* [Required work]:
Each line below that contains "AgeGroup" should be counted; give the total alone.

___ Provided data ___

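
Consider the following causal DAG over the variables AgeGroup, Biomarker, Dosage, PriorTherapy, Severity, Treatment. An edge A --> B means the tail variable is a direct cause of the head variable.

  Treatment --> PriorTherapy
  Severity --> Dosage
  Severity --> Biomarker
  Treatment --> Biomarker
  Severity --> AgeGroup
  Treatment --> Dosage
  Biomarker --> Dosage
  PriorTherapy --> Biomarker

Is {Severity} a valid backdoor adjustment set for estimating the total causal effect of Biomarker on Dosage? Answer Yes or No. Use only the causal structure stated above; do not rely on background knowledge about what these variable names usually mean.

Backdoor paths from Biomarker to Dosage (paths whose first edge points into Biomarker):
  P1: Biomarker <- Severity -> Dosage
  P2: Biomarker <- Treatment -> Dosage
  P3: Biomarker <- PriorTherapy <- Treatment -> Dosage
Condition 1 (no descendant of Biomarker in the set): holds — descendants of Biomarker are {Dosage}; none are in {Severity}.
Condition 2 (every backdoor path blocked by {Severity}):
  P1: blocked at fork node Severity ∈ conditioning set.
  P2: open — no interior node is in the conditioning set.
  P3: open — no interior node is in the conditioning set.
{Severity} does not satisfy the backdoor criterion.

No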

___

* [Result of the exercise]:
2